[Collected data]
********************

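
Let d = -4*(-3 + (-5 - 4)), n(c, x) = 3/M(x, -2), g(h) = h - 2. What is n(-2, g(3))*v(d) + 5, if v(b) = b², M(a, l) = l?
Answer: -3451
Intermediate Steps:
g(h) = -2 + h
n(c, x) = -3/2 (n(c, x) = 3/(-2) = 3*(-½) = -3/2)
d = 48 (d = -4*(-3 - 9) = -4*(-12) = 48)
n(-2, g(3))*v(d) + 5 = -3/2*48² + 5 = -3/2*2304 + 5 = -3456 + 5 = -3451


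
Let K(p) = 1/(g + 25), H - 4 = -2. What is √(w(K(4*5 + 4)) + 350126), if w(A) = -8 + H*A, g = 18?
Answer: 2*√161842067/43 ≈ 591.71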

********************

■ Task objective ■
Show the lines above that include "What".

■ Solution to this problem ■
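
Let d = -4*(-3 + (-5 - 4)), n(c, x) = 3/M(x, -2), g(h) = h - 2. What is n(-2, g(3))*v(d) + 5, if v(b) = b², M(a, l) = l?
Let K(p) = 1/(g + 25), H - 4 = -2. What is √(w(K(4*5 + 4)) + 350126), if w(A) = -8 + H*A, g = 18?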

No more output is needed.